INPUT RECORDS =
------------------------------------------------

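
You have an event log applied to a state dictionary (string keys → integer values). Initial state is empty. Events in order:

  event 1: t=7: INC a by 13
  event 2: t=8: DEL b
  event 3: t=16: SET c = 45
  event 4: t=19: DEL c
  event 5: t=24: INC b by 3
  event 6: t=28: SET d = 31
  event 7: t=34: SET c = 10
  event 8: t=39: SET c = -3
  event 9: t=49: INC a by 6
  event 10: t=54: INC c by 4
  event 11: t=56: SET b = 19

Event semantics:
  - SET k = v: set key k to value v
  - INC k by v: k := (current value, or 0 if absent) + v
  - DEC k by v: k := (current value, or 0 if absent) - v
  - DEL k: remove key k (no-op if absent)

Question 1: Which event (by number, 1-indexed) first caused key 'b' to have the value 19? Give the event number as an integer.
Looking for first event where b becomes 19:
  event 5: b = 3
  event 6: b = 3
  event 7: b = 3
  event 8: b = 3
  event 9: b = 3
  event 10: b = 3
  event 11: b 3 -> 19  <-- first match

Answer: 11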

------------------------------------------------

WHAT YOU SHOULD DO =
Reproduce exactly the lines running from the one with "Question 1: Which" to the last line of the listing above. Add nothing else.

SOLUTION FOR THIS PROBLEM =
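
Question 1: Which event (by number, 1-indexed) first caused key 'b' to have the value 19? Give the event number as an integer.
Looking for first event where b becomes 19:
  event 5: b = 3
  event 6: b = 3
  event 7: b = 3
  event 8: b = 3
  event 9: b = 3
  event 10: b = 3
  event 11: b 3 -> 19  <-- first match

Answer: 11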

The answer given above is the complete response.